*** Opening of Data records ***
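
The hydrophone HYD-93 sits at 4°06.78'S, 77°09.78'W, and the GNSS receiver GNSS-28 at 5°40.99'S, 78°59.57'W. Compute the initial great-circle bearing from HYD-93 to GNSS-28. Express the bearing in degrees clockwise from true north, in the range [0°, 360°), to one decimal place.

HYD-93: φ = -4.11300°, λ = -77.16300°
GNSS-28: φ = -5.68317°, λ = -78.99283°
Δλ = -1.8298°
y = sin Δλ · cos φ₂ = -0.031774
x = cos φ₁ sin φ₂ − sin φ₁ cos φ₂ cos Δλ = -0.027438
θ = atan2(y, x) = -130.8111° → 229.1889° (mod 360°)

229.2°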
*** Close of Data records ***
Could you transcribe the records in full, exactly?

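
The hydrophone HYD-93 sits at 4°06.78'S, 77°09.78'W, and the GNSS receiver GNSS-28 at 5°40.99'S, 78°59.57'W. Compute the initial great-circle bearing from HYD-93 to GNSS-28. Express the bearing in degrees clockwise from true north, in the range [0°, 360°), to one decimal place.

HYD-93: φ = -4.11300°, λ = -77.16300°
GNSS-28: φ = -5.68317°, λ = -78.99283°
Δλ = -1.8298°
y = sin Δλ · cos φ₂ = -0.031774
x = cos φ₁ sin φ₂ − sin φ₁ cos φ₂ cos Δλ = -0.027438
θ = atan2(y, x) = -130.8111° → 229.1889° (mod 360°)

229.2°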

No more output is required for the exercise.